◆ **Working data**:
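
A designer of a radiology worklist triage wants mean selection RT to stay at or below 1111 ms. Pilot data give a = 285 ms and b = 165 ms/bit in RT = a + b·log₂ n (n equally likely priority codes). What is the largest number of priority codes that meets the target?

Information budget: (1111 − 285)/165 = 5.0061 bits, so n ≤ 2^5.0061 = 32.135 → at most 32.

32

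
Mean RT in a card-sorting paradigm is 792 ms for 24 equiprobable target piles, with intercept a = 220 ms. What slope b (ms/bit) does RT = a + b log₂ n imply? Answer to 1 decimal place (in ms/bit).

124.8 ms/bit

24 alternatives carry log₂ 24 = 4.5850 bits; the choice cost is 792 − 220 = 572 ms, so b = 572/4.5850 = 124.756 ms/bit.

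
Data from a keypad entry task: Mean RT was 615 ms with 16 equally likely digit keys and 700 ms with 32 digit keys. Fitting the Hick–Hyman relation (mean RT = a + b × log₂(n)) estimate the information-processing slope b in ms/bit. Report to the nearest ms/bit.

85 ms/bit

b = (RT₂ − RT₁)/(log₂ n₂ − log₂ n₁) = (700 − 615)/(5 − 4) = 85 ms/bit.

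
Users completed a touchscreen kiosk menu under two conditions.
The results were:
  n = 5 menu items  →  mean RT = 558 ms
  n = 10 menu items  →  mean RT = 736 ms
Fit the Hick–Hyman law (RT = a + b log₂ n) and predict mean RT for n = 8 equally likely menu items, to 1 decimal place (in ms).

Fit slope and intercept:
  b = (736 − 558) / (log₂ 10 − log₂ 5) = 178 / (3.3219 − 2.3219) = 178.000 ms/bit
  a = 558 − 178.000 × 2.3219 = 144.697 ms
Then RT(8) = 144.697 + 178.000 × log₂ 8 = 144.697 + 178.000 × 3 ≈ 678.697 ms.

678.7 ms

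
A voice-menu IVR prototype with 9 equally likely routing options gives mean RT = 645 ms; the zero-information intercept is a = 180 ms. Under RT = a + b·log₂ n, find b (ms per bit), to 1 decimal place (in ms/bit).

146.7 ms/bit

log₂(9) = 3.1699 bits.
b = (RT − a)/log₂ n = (645 − 180) / 3.1699 = 146.691 ms/bit.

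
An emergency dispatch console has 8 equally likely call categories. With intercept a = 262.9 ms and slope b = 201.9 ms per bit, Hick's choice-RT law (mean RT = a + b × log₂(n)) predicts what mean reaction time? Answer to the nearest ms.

869 ms

log₂(8) = 3 bits, so RT = 262.9 + 201.9 × 3 ≈ 868.600 ms.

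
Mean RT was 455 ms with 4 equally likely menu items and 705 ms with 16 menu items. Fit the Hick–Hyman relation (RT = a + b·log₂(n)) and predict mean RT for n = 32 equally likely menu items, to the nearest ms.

830 ms

With log₂ n on the abscissa the relation is linear; from the two conditions:
  b = (705 − 455) / (log₂ 16 − log₂ 4) = 250 / (4 − 2) = 125 ms/bit
  a = 455 − 125 × 2 = 205 ms
Then RT(32) = 205 + 125 × log₂ 32 = 205 + 125 × 5 ≈ 830.000 ms.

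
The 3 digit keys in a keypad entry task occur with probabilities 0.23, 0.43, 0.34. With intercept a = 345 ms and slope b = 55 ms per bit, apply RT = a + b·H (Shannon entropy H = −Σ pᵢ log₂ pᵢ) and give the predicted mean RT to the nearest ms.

Entropy contributions −pᵢ log₂ pᵢ: 0.4877, 0.5236, 0.5292; sum H = 1.5404 bits.
RT = a + bH = 345 + 55·1.5404 = 429.72 ms.

430 ms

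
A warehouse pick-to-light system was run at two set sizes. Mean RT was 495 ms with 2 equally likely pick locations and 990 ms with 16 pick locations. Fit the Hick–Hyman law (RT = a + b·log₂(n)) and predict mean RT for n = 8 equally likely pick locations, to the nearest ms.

825 ms

RT is linear in log₂ n, so two points fix the line:
  b = (990 − 495) / (log₂ 16 − log₂ 2) = 495 / (4 − 1) = 165 ms/bit
  a = 495 − 165 × 1 = 330 ms
Then RT(8) = 330 + 165 × log₂ 8 = 330 + 165 × 3 ≈ 825.000 ms.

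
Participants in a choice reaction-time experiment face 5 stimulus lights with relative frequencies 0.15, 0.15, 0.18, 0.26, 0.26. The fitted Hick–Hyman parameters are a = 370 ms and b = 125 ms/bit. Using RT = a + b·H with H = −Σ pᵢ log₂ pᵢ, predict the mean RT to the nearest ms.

655 ms

Entropy contributions −pᵢ log₂ pᵢ: 0.4105, 0.4105, 0.4453, 0.5053, 0.5053; sum H = 2.2770 bits.
RT = a + bH = 370 + 125·2.2770 = 654.62 ms.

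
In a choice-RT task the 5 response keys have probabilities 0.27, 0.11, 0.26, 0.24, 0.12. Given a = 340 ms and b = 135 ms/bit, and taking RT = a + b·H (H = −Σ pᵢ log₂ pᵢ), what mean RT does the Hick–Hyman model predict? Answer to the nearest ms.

H = 0.27·log₂(1/0.27) + 0.11·log₂(1/0.11) + 0.26·log₂(1/0.26) + 0.24·log₂(1/0.24) + 0.12·log₂(1/0.12) = 2.2268 bits.
RT = 340 + 135 × 2.2268 = 640.62 ms.

641 ms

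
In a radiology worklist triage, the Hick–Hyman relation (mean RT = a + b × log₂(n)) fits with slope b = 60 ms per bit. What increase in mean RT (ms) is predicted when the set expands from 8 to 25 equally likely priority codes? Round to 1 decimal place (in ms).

98.6 ms

The intercept a cancels: ΔRT = b·(log₂ n₂ − log₂ n₁) = b·log₂(n₂/n₁).
log₂(25) − log₂(8) = 4.6439 − 3 = 1.6439.
ΔRT = 60 × 1.6439 = 98.631 ms.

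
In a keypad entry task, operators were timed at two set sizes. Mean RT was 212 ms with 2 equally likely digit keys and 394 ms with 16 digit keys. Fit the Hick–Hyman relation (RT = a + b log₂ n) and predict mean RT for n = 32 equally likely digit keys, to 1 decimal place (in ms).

Solve the two-equation system in a and b:
  b = (394 − 212) / (log₂ 16 − log₂ 2) = 182 / (4 − 1) = 60.667 ms/bit
  a = 212 − 60.667 × 1 = 151.333 ms
Then RT(32) = 151.333 + 60.667 × log₂ 32 = 151.333 + 60.667 × 5 ≈ 454.667 ms.

454.7 ms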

◆ **Exercise directions**: Nothing should be returned except the lines from the one holding "In a radiology" through the final line of the listing, exactly as they appear.

◆ **Problem solution**:
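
In a radiology worklist triage, the Hick–Hyman relation (mean RT = a + b × log₂(n)) fits with slope b = 60 ms per bit. What increase in mean RT (ms) is predicted when the set expands from 8 to 25 equally likely priority codes? Round to 1 decimal place (in ms).

98.6 ms

The intercept a cancels: ΔRT = b·(log₂ n₂ − log₂ n₁) = b·log₂(n₂/n₁).
log₂(25) − log₂(8) = 4.6439 − 3 = 1.6439.
ΔRT = 60 × 1.6439 = 98.631 ms.

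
In a keypad entry task, operators were timed at two set sizes. Mean RT was 212 ms with 2 equally likely digit keys and 394 ms with 16 digit keys. Fit the Hick–Hyman relation (RT = a + b log₂ n) and predict mean RT for n = 32 equally likely digit keys, to 1 decimal place (in ms).

Solve the two-equation system in a and b:
  b = (394 − 212) / (log₂ 16 − log₂ 2) = 182 / (4 − 1) = 60.667 ms/bit
  a = 212 − 60.667 × 1 = 151.333 ms
Then RT(32) = 151.333 + 60.667 × log₂ 32 = 151.333 + 60.667 × 5 ≈ 454.667 ms.

454.7 ms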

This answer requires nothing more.